Saved entries

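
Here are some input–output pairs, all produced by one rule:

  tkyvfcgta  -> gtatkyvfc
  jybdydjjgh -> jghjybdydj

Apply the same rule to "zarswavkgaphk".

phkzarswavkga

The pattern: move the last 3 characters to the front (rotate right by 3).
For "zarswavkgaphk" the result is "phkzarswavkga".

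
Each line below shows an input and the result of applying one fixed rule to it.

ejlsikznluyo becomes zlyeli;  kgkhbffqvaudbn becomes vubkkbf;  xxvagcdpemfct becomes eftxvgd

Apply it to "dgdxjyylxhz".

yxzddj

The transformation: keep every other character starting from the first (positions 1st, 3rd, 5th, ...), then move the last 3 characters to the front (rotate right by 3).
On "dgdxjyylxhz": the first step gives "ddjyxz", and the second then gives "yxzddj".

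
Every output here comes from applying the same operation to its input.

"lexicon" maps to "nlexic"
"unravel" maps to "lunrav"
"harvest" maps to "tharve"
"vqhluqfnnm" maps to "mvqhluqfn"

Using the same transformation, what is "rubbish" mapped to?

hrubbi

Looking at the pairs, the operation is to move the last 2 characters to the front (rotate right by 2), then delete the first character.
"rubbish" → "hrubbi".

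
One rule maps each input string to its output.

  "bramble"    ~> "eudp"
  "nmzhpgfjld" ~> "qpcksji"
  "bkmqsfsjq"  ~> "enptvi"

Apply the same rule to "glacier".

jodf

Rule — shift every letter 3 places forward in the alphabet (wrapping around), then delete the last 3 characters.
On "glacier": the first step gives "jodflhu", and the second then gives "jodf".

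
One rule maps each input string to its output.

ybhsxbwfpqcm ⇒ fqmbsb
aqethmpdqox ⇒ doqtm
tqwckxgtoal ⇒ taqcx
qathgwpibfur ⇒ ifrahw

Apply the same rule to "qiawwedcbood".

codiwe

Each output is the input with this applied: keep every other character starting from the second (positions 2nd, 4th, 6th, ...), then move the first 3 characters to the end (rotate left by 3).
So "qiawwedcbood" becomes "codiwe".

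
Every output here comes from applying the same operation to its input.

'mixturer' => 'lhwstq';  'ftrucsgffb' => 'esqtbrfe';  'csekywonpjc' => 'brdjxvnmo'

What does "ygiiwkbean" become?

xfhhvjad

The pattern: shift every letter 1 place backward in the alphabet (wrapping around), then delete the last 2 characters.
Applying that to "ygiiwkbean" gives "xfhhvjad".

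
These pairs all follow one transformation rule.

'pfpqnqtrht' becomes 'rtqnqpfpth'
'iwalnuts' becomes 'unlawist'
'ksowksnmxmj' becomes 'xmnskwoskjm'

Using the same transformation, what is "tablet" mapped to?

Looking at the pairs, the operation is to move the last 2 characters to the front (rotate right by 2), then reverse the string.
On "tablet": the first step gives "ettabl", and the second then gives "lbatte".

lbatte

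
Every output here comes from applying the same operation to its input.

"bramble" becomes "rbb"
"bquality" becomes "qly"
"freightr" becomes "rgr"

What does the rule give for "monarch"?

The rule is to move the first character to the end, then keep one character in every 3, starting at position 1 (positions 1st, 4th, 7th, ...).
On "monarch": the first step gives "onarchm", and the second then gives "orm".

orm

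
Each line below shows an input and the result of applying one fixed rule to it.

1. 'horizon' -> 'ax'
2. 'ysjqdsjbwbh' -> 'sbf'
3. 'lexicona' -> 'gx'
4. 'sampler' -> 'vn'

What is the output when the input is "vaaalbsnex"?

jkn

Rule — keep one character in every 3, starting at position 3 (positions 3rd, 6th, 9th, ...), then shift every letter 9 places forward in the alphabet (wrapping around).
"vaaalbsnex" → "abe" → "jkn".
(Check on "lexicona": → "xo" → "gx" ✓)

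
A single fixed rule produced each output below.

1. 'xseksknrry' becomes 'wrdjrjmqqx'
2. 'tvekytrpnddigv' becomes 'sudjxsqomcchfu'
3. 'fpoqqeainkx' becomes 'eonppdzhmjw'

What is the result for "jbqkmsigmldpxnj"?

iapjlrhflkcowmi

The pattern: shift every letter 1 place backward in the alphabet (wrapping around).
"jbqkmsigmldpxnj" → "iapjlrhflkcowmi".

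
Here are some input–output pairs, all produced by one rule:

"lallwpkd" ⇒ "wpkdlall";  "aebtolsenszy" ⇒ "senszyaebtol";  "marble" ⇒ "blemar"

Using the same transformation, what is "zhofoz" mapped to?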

==

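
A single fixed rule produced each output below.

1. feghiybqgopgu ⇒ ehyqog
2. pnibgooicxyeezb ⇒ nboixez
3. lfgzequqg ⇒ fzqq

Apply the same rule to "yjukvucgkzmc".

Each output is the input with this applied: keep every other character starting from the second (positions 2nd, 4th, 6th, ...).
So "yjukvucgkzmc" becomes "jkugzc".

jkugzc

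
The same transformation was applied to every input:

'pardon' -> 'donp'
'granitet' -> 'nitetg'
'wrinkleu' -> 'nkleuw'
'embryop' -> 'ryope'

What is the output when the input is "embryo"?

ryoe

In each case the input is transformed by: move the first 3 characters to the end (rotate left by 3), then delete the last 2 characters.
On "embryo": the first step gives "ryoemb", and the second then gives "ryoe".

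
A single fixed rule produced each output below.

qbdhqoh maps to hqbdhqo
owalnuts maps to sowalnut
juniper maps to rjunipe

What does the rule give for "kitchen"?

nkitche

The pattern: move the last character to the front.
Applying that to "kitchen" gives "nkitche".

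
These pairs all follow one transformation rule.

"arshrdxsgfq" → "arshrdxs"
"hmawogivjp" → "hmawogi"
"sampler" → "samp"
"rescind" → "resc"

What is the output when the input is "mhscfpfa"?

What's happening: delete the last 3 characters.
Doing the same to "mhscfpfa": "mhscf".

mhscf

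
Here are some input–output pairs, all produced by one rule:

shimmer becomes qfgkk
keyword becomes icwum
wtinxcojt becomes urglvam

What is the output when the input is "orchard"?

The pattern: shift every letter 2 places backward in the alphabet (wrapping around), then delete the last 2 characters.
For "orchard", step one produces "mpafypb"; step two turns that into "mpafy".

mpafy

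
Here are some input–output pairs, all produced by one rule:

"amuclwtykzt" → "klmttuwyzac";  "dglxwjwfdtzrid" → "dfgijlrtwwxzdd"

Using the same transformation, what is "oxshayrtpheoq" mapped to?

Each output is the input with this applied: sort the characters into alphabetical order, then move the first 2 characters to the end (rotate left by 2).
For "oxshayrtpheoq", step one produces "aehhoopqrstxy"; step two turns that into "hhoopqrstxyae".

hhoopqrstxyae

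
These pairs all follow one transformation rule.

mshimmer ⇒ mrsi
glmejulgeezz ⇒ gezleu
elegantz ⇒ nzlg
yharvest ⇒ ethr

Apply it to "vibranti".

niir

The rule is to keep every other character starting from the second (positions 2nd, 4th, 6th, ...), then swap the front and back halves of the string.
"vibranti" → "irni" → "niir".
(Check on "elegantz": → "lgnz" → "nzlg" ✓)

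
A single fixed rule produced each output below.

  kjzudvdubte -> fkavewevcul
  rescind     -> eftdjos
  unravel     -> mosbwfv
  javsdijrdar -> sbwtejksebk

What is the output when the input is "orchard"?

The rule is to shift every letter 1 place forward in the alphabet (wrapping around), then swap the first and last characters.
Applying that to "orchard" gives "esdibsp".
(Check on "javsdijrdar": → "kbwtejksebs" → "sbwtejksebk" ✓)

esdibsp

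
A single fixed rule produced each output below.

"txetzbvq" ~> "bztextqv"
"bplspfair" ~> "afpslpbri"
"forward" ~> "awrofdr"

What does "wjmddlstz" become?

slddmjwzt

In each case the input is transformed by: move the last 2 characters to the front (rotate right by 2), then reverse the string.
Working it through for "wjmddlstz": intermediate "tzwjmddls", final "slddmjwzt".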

» Work request
Look above for the line with "glmejulgeezz ⇒ gezleu"; retype exactly that line, every line after it up to the line with "yharvest ⇒ ethr", and that line too, nothing else.

» Output for this exercise
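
glmejulgeezz ⇒ gezleu
elegantz ⇒ nzlg
yharvest ⇒ ethr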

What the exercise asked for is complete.